■ Records provided:
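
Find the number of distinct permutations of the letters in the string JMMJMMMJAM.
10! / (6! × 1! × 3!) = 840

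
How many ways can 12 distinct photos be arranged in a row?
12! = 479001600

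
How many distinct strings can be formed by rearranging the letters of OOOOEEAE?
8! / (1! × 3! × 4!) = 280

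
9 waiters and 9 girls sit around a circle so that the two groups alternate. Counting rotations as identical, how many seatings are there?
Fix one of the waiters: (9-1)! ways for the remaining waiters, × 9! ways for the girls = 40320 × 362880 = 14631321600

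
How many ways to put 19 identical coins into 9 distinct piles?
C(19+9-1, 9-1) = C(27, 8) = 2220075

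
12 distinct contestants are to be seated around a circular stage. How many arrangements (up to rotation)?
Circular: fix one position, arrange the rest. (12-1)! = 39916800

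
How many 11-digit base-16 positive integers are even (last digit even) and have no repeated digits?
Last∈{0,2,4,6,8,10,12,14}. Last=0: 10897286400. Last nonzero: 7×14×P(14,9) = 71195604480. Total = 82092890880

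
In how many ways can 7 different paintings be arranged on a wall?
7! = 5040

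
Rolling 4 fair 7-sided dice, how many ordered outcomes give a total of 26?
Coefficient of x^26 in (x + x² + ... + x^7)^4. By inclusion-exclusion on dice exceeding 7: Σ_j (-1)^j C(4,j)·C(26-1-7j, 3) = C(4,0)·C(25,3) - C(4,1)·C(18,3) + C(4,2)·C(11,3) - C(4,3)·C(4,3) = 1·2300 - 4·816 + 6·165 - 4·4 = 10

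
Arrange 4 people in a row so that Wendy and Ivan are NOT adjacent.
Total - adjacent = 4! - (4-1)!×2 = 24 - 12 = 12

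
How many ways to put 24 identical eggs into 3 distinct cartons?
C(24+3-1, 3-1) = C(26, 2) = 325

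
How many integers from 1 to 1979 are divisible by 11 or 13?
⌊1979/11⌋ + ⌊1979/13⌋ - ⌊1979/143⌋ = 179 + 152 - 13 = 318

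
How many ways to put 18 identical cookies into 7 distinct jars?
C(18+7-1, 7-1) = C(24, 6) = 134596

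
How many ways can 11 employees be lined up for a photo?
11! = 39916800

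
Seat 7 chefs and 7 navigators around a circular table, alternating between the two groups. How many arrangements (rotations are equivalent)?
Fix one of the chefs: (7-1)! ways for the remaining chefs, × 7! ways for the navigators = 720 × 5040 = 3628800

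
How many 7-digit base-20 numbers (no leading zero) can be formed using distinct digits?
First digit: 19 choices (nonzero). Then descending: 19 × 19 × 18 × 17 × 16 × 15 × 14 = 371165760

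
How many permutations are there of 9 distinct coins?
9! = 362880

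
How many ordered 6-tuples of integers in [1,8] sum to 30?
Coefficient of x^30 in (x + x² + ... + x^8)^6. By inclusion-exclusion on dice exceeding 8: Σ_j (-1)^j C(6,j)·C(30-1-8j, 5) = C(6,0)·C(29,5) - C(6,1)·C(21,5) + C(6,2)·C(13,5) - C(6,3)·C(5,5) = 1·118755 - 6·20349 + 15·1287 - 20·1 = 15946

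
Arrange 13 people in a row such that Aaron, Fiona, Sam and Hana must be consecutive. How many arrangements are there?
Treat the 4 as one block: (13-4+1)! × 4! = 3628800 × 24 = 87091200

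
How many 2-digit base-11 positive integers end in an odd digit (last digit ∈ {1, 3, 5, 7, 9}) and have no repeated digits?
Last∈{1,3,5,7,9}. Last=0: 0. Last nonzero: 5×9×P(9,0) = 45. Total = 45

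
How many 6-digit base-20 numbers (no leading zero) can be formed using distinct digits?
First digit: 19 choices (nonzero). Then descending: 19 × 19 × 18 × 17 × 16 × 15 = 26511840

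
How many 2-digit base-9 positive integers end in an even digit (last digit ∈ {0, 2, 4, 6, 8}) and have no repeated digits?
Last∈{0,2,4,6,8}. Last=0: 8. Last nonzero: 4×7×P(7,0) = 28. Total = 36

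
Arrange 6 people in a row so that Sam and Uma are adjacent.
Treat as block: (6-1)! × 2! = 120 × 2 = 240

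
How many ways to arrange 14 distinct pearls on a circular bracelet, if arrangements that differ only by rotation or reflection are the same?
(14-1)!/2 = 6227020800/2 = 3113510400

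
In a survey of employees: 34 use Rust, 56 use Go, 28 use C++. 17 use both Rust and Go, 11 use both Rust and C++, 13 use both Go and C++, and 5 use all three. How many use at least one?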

■ Problem statement: Word for word, give the whole listing again.

■ Output below:
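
Find the number of distinct permutations of the letters in the string JMMJMMMJAM.
10! / (6! × 1! × 3!) = 840

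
How many ways can 12 distinct photos be arranged in a row?
12! = 479001600

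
How many distinct strings can be formed by rearranging the letters of OOOOEEAE?
8! / (1! × 3! × 4!) = 280

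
9 waiters and 9 girls sit around a circle so that the two groups alternate. Counting rotations as identical, how many seatings are there?
Fix one of the waiters: (9-1)! ways for the remaining waiters, × 9! ways for the girls = 40320 × 362880 = 14631321600

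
How many ways to put 19 identical coins into 9 distinct piles?
C(19+9-1, 9-1) = C(27, 8) = 2220075

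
12 distinct contestants are to be seated around a circular stage. How many arrangements (up to rotation)?
Circular: fix one position, arrange the rest. (12-1)! = 39916800

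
How many 11-digit base-16 positive integers are even (last digit even) and have no repeated digits?
Last∈{0,2,4,6,8,10,12,14}. Last=0: 10897286400. Last nonzero: 7×14×P(14,9) = 71195604480. Total = 82092890880

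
In how many ways can 7 different paintings be arranged on a wall?
7! = 5040

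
Rolling 4 fair 7-sided dice, how many ordered outcomes give a total of 26?
Coefficient of x^26 in (x + x² + ... + x^7)^4. By inclusion-exclusion on dice exceeding 7: Σ_j (-1)^j C(4,j)·C(26-1-7j, 3) = C(4,0)·C(25,3) - C(4,1)·C(18,3) + C(4,2)·C(11,3) - C(4,3)·C(4,3) = 1·2300 - 4·816 + 6·165 - 4·4 = 10

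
Arrange 4 people in a row so that Wendy and Ivan are NOT adjacent.
Total - adjacent = 4! - (4-1)!×2 = 24 - 12 = 12

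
How many ways to put 24 identical eggs into 3 distinct cartons?
C(24+3-1, 3-1) = C(26, 2) = 325

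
How many integers from 1 to 1979 are divisible by 11 or 13?
⌊1979/11⌋ + ⌊1979/13⌋ - ⌊1979/143⌋ = 179 + 152 - 13 = 318

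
How many ways to put 18 identical cookies into 7 distinct jars?
C(18+7-1, 7-1) = C(24, 6) = 134596

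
How many ways can 11 employees be lined up for a photo?
11! = 39916800

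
Seat 7 chefs and 7 navigators around a circular table, alternating between the two groups. How many arrangements (rotations are equivalent)?
Fix one of the chefs: (7-1)! ways for the remaining chefs, × 7! ways for the navigators = 720 × 5040 = 3628800

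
How many 7-digit base-20 numbers (no leading zero) can be formed using distinct digits?
First digit: 19 choices (nonzero). Then descending: 19 × 19 × 18 × 17 × 16 × 15 × 14 = 371165760

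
How many permutations are there of 9 distinct coins?
9! = 362880

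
How many ordered 6-tuples of integers in [1,8] sum to 30?
Coefficient of x^30 in (x + x² + ... + x^8)^6. By inclusion-exclusion on dice exceeding 8: Σ_j (-1)^j C(6,j)·C(30-1-8j, 5) = C(6,0)·C(29,5) - C(6,1)·C(21,5) + C(6,2)·C(13,5) - C(6,3)·C(5,5) = 1·118755 - 6·20349 + 15·1287 - 20·1 = 15946

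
Arrange 13 people in a row such that Aaron, Fiona, Sam and Hana must be consecutive. How many arrangements are there?
Treat the 4 as one block: (13-4+1)! × 4! = 3628800 × 24 = 87091200

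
How many 2-digit base-11 positive integers end in an odd digit (last digit ∈ {1, 3, 5, 7, 9}) and have no repeated digits?
Last∈{1,3,5,7,9}. Last=0: 0. Last nonzero: 5×9×P(9,0) = 45. Total = 45

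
How many 6-digit base-20 numbers (no leading zero) can be formed using distinct digits?
First digit: 19 choices (nonzero). Then descending: 19 × 19 × 18 × 17 × 16 × 15 = 26511840

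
How many 2-digit base-9 positive integers end in an even digit (last digit ∈ {0, 2, 4, 6, 8}) and have no repeated digits?
Last∈{0,2,4,6,8}. Last=0: 8. Last nonzero: 4×7×P(7,0) = 28. Total = 36

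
Arrange 6 people in a row so that Sam and Uma are adjacent.
Treat as block: (6-1)! × 2! = 120 × 2 = 240

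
How many ways to arrange 14 distinct pearls on a circular bracelet, if arrangements that differ only by rotation or reflection are the same?
(14-1)!/2 = 6227020800/2 = 3113510400

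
In a survey of employees: 34 use Rust, 56 use Go, 28 use C++. 17 use both Rust and Go, 11 use both Rust and C++, 13 use both Go and C++, and 5 use all three. How many use at least one?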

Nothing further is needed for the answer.